## [Exercise goal]
Everything from the first line below through the line with "composite = P(v5, v1, v2, v4, v3)" is to be transcribed exactly, and nothing past it.

## [Data for processing]

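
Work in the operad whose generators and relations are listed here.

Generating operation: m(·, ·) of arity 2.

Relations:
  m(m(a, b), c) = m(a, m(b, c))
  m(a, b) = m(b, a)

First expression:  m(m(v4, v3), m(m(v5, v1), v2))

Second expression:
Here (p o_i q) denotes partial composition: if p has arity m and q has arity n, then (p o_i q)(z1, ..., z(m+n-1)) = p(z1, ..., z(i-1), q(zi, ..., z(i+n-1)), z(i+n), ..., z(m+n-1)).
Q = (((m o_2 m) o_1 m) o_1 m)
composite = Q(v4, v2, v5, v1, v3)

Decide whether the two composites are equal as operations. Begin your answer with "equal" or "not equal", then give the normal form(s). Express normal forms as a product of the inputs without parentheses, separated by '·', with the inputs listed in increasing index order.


equal: each reduces to v1 · v2 · v3 · v4 · v5

The first expression reduces to v1 · v2 · v3 · v4 · v5
The second expression reduces to v1 · v2 · v3 · v4 · v5
One common form — equal.


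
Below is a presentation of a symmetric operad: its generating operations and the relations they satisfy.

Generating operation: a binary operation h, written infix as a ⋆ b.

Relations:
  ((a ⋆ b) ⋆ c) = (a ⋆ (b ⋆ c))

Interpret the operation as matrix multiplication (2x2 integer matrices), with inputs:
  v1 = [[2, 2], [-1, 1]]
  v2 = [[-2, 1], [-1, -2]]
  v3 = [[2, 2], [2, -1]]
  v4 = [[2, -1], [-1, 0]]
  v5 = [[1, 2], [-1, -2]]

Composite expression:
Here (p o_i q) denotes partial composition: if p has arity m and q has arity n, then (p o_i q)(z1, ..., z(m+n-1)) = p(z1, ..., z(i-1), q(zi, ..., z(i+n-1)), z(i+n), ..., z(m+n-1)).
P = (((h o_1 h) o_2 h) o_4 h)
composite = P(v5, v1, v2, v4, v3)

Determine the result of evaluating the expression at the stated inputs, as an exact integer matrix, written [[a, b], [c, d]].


(v1 ⋆ v2) = [[-6, -2], [1, -3]]
(v5 ⋆ (v1 ⋆ v2)) = [[-4, -8], [4, 8]]
(v4 ⋆ v3) = [[2, 5], [-2, -2]]
((v5 ⋆ (v1 ⋆ v2)) ⋆ (v4 ⋆ v3)) = [[8, -4], [-8, 4]]

[[8, -4], [-8, 4]]


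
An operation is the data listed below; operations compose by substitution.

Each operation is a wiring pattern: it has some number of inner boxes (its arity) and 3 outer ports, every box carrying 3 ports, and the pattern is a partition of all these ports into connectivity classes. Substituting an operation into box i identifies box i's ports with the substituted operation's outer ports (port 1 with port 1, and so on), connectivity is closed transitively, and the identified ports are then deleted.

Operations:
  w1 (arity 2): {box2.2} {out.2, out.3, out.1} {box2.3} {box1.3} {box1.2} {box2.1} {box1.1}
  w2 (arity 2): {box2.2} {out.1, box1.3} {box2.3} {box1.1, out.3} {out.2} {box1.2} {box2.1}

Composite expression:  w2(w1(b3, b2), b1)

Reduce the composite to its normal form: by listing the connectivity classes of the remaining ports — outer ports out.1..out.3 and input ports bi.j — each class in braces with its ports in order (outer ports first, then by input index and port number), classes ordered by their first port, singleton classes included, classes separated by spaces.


Treat the ports identified at w2 as solder joints: merge, then drop.
composing w1 on (b3, b2), with out.j its own outer ports: {out.1, out.2, out.3} {b2.1} {b2.2} {b2.3} {b3.1} {b3.2} {b3.3}
composing w2 on (b3, b2, b1), with out.j its own outer ports: {out.1, out.3} {out.2} {b1.1} {b1.2} {b1.3} {b2.1} {b2.2} {b2.3} {b3.1} {b3.2} {b3.3}

{out.1, out.3} {out.2} {b1.1} {b1.2} {b1.3} {b2.1} {b2.2} {b2.3} {b3.1} {b3.2} {b3.3}


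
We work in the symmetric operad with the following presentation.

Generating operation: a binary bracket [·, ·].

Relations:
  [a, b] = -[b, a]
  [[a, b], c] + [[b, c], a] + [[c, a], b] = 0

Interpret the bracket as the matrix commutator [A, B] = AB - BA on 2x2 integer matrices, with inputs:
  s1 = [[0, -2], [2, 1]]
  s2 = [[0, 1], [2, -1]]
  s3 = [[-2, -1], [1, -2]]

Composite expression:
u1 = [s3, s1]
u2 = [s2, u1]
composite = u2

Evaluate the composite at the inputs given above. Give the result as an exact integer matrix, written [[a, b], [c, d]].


[[1, -1], [1, -1]]

[s3, s1] = [[0, -1], [-1, 0]]
[s2, [s3, s1]] = [[1, -1], [1, -1]]


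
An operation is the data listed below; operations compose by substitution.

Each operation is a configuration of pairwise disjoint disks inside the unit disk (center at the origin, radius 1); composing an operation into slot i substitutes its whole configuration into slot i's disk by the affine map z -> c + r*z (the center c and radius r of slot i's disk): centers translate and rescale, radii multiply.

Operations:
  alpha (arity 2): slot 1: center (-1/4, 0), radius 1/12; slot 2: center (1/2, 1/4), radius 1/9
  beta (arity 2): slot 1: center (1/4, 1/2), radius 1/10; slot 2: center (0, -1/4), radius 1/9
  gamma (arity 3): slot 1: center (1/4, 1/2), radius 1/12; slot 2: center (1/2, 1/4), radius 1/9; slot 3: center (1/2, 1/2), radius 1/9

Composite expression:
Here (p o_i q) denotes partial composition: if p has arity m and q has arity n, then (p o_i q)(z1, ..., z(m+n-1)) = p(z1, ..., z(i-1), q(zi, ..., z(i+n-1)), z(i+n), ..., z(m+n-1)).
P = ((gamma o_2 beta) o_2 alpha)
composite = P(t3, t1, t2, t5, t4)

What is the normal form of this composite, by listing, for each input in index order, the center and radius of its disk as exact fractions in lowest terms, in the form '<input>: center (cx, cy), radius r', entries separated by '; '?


t1: center (21/40, 11/36), radius 1/1080; t2: center (8/15, 37/120), radius 1/810; t3: center (1/4, 1/2), radius 1/12; t4: center (1/2, 1/2), radius 1/9; t5: center (1/2, 2/9), radius 1/81

Nesting under gamma composes maps z -> c + r*z down each t-path.
t3: after 1 affine step, its disk has center (1/4, 1/2), radius 1/12
t1: after 3 affine steps, its disk has center (21/40, 11/36), radius 1/1080
t2: after 3 affine steps, its disk has center (8/15, 37/120), radius 1/810
t5: after 2 affine steps, its disk has center (1/2, 2/9), radius 1/81
t4: after 1 affine step, its disk has center (1/2, 1/2), radius 1/9


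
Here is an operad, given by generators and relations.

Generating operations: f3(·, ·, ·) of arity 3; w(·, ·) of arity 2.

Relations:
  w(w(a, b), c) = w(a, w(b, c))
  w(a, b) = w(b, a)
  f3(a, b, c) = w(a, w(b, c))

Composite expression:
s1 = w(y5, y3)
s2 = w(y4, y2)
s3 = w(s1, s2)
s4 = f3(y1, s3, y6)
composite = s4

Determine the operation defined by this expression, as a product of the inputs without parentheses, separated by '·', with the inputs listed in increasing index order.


y1 · y2 · y3 · y4 · y5 · y6

Shape and order are irrelevant to f3; the y-input set decides.
w(y5, y3) unparenthesizes to y5 · y3
w(y4, y2) unparenthesizes to y4 · y2
w(w(y5, y3), w(y4, y2)) unparenthesizes to y5 · y3 · y4 · y2
f3(y1, w(w(y5, y3), w(y4, y2)), y6) unparenthesizes to y1 · y5 · y3 · y4 · y2 · y6
rearranged into index order: y1 · y2 · y3 · y4 · y5 · y6


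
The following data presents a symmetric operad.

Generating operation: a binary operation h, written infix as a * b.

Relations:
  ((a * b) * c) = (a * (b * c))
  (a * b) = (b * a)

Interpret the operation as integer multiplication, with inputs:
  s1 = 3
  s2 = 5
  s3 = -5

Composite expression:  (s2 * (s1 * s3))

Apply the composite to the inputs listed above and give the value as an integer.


-75

(s1 * s3) = -15
(s2 * (s1 * s3)) = -75


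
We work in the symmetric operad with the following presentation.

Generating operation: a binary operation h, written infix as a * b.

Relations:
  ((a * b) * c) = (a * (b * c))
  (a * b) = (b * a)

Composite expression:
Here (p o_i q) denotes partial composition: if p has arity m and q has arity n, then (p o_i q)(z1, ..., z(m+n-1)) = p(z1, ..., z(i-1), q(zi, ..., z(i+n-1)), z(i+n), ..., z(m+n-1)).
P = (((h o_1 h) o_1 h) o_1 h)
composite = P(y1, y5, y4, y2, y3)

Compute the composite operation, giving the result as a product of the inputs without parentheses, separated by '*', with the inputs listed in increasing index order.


y1 * y2 * y3 * y4 * y5

Both nesting and order wash out for h; what remains is which y's occur.
(y1 * y5) collapses to y1 * y5
((y1 * y5) * y4) collapses to y1 * y5 * y4
(((y1 * y5) * y4) * y2) collapses to y1 * y5 * y4 * y2
((((y1 * y5) * y4) * y2) * y3) collapses to y1 * y5 * y4 * y2 * y3
commutativity sorts the factors: y1 * y2 * y3 * y4 * y5


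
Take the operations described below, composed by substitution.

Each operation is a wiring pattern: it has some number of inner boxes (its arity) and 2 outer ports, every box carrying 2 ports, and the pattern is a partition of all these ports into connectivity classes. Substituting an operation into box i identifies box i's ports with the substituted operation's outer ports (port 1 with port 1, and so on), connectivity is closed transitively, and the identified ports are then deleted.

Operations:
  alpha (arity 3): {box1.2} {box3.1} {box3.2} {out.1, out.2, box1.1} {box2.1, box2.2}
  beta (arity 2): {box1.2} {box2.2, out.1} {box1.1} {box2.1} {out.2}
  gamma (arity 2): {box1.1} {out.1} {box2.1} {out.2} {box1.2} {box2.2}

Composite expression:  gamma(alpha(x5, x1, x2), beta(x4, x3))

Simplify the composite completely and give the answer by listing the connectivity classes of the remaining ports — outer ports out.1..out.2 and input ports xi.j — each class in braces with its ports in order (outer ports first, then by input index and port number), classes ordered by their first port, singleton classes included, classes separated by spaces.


Connectivity passes through glued gamma-boundaries; trace each wire chain.
composing alpha on (x5, x1, x2), with out.j its own outer ports: {out.1, out.2, x5.1} {x1.1, x1.2} {x2.1} {x2.2} {x5.2}
composing beta on (x4, x3), with out.j its own outer ports: {out.1, x3.2} {out.2} {x3.1} {x4.1} {x4.2}
composing gamma on (x5, x1, x2, x4, x3), with out.j its own outer ports: {out.1} {out.2} {x1.1, x1.2} {x2.1} {x2.2} {x3.1} {x3.2} {x4.1} {x4.2} {x5.1} {x5.2}

{out.1} {out.2} {x1.1, x1.2} {x2.1} {x2.2} {x3.1} {x3.2} {x4.1} {x4.2} {x5.1} {x5.2}


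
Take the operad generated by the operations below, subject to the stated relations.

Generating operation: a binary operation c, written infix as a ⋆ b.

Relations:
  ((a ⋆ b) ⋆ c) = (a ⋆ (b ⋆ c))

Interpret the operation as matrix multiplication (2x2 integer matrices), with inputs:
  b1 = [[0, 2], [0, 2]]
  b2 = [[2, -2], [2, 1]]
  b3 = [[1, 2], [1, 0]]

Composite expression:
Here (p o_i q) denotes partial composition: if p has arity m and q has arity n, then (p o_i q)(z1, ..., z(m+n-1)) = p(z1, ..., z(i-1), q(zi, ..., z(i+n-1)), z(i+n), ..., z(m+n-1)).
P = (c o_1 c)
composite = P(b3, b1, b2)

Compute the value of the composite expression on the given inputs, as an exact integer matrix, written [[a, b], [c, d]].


[[12, 6], [4, 2]]


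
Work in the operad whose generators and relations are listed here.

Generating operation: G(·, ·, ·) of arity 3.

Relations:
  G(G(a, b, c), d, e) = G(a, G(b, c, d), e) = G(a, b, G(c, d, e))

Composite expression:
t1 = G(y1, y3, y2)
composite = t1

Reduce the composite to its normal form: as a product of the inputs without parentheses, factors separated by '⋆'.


y1 ⋆ y3 ⋆ y2


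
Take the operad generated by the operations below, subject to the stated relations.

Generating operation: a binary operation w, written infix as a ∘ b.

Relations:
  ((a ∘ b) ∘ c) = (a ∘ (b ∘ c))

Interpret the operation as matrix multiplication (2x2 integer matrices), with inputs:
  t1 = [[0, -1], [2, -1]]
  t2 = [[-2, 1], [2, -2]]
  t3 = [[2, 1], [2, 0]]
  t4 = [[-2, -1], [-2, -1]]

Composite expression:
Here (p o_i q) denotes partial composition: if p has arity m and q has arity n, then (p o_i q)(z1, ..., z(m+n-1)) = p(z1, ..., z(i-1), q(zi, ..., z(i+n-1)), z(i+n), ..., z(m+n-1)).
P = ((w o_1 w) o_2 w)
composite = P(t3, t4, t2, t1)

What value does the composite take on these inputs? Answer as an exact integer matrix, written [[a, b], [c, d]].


[[0, -6], [0, -4]]


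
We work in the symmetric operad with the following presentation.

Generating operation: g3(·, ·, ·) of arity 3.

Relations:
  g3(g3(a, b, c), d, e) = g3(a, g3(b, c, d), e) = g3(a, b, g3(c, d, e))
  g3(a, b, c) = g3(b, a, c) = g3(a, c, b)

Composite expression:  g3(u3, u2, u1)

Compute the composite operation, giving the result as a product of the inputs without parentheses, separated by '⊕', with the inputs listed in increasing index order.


u1 ⊕ u2 ⊕ u3

Reordering under g3 is free, so list the u-inputs canonically.
g3(u3, u2, u1) spells out as u3 ⊕ u2 ⊕ u1
commutativity sorts the factors: u1 ⊕ u2 ⊕ u3


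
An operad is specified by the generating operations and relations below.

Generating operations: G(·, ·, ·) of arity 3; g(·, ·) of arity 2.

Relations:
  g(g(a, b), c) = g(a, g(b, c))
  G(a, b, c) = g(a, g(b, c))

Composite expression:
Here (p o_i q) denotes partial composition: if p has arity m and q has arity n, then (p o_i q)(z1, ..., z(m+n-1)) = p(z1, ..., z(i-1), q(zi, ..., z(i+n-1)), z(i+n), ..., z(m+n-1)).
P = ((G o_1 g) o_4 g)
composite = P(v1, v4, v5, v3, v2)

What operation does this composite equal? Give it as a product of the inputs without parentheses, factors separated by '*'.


v1 * v4 * v5 * v3 * v2

Under associativity of G, the answer is the v's in reading order.
g(v1, v4) spells out as v1 * v4
g(v3, v2) spells out as v3 * v2
G(g(v1, v4), v5, g(v3, v2)) spells out as v1 * v4 * v5 * v3 * v2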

## [Exercise result]
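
Work in the operad whose generators and relations are listed here.

Generating operation: m(·, ·) of arity 2.

Relations:
  m(m(a, b), c) = m(a, m(b, c))
  m(a, b) = m(b, a)

First expression:  m(m(v4, v3), m(m(v5, v1), v2))

Second expression:
Here (p o_i q) denotes partial composition: if p has arity m and q has arity n, then (p o_i q)(z1, ..., z(m+n-1)) = p(z1, ..., z(i-1), q(zi, ..., z(i+n-1)), z(i+n), ..., z(m+n-1)).
Q = (((m o_2 m) o_1 m) o_1 m)
composite = Q(v4, v2, v5, v1, v3)

Decide whether the two composites are equal as operations. Begin your answer with "equal" or "not equal", then give the normal form(s). Express normal forms as a product of the inputs without parentheses, separated by '·', with the inputs listed in increasing index order.


equal: each reduces to v1 · v2 · v3 · v4 · v5

The first expression reduces to v1 · v2 · v3 · v4 · v5
The second expression reduces to v1 · v2 · v3 · v4 · v5
One common form — equal.


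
Below is a presentation of a symmetric operad: its generating operations and the relations they satisfy.

Generating operation: a binary operation h, written infix as a ⋆ b.

Relations:
  ((a ⋆ b) ⋆ c) = (a ⋆ (b ⋆ c))

Interpret the operation as matrix multiplication (2x2 integer matrices), with inputs:
  v1 = [[2, 2], [-1, 1]]
  v2 = [[-2, 1], [-1, -2]]
  v3 = [[2, 2], [2, -1]]
  v4 = [[2, -1], [-1, 0]]
  v5 = [[1, 2], [-1, -2]]

Composite expression:
Here (p o_i q) denotes partial composition: if p has arity m and q has arity n, then (p o_i q)(z1, ..., z(m+n-1)) = p(z1, ..., z(i-1), q(zi, ..., z(i+n-1)), z(i+n), ..., z(m+n-1)).
P = (((h o_1 h) o_2 h) o_4 h)
composite = P(v5, v1, v2, v4, v3)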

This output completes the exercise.